Start of Task input
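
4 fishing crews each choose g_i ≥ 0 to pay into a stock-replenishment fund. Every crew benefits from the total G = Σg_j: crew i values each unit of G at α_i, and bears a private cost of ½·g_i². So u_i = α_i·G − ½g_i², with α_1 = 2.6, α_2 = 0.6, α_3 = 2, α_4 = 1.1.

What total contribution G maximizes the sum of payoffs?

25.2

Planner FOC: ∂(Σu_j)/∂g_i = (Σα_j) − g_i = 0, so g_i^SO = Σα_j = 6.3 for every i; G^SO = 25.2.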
End of Task input
Start of Task input
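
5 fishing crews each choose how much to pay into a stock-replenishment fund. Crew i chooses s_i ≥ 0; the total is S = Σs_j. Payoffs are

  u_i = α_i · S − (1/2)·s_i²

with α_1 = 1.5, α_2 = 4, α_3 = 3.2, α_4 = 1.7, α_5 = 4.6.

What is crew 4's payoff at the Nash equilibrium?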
End of Task input
→ **Exercise**
The entries above hold the needed span. Transcribe exactly the lines from the one with "with α_1 = 1.5, α_2" to the one with "What is crew", both included.

→ **Your response**
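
with α_1 = 1.5, α_2 = 4, α_3 = 3.2, α_4 = 1.7, α_5 = 4.6.

What is crew 4's payoff at the Nash equilibrium?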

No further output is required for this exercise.